| PROBLEM REQUIREMENTS |
Transcribe the data below verbatim from the line with "e^(i*222°) = cos(222°) + i*sin(222°) = ?" to the line with "Find the square". Include both of those lines.

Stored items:
.....

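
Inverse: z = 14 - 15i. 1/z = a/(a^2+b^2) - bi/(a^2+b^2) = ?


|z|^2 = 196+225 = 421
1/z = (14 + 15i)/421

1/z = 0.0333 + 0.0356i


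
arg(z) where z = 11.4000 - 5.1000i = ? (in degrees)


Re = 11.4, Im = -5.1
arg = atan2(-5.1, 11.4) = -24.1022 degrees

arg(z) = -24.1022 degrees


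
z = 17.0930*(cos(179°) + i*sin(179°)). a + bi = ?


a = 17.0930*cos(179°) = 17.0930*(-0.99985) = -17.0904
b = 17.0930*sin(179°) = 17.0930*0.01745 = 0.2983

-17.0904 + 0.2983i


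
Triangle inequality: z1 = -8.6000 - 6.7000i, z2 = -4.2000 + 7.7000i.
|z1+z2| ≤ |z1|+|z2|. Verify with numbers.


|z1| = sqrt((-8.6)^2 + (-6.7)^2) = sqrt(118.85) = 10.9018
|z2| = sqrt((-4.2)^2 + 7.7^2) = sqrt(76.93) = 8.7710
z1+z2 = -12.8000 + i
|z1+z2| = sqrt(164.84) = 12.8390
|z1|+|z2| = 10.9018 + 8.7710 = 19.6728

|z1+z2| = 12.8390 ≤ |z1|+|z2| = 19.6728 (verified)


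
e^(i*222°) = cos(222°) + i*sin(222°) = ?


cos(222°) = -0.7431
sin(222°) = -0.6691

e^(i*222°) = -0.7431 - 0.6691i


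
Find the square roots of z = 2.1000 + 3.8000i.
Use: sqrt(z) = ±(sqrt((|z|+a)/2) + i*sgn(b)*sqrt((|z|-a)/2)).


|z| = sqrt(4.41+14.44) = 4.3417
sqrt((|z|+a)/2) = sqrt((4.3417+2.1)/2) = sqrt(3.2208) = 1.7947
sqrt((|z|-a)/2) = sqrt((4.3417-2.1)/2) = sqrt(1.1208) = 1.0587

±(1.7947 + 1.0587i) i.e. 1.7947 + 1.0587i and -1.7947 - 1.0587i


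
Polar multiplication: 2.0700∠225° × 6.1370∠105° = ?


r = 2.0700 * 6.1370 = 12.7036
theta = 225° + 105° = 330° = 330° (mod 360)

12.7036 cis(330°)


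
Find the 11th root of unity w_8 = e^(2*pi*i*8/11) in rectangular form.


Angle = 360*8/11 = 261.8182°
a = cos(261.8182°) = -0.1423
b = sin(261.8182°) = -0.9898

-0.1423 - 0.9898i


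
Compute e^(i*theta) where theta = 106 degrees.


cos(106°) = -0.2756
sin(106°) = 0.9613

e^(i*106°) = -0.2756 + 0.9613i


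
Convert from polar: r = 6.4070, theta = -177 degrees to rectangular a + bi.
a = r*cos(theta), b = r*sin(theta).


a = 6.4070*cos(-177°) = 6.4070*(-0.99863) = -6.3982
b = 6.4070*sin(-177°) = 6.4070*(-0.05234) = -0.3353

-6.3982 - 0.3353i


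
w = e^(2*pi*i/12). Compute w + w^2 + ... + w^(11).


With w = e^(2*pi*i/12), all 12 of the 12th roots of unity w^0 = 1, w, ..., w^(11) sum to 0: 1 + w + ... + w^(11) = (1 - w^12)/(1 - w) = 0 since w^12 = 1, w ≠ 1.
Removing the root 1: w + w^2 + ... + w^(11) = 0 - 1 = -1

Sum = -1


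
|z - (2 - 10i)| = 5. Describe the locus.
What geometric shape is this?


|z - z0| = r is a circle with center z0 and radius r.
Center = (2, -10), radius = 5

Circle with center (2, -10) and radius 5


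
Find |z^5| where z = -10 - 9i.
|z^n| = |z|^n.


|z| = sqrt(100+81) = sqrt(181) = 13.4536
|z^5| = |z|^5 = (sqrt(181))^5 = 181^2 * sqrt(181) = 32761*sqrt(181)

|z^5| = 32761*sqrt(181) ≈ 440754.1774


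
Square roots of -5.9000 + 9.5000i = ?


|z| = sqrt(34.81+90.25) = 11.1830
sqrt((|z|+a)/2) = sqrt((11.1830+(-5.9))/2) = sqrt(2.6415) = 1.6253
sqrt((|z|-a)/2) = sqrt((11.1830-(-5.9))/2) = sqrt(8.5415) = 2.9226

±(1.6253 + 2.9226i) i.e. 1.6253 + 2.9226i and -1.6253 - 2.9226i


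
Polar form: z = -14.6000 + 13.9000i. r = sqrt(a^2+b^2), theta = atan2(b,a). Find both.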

.....

| REPLY TO THE TASK |
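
e^(i*222°) = cos(222°) + i*sin(222°) = ?


cos(222°) = -0.7431
sin(222°) = -0.6691

e^(i*222°) = -0.7431 - 0.6691i


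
Find the square roots of z = 2.1000 + 3.8000i.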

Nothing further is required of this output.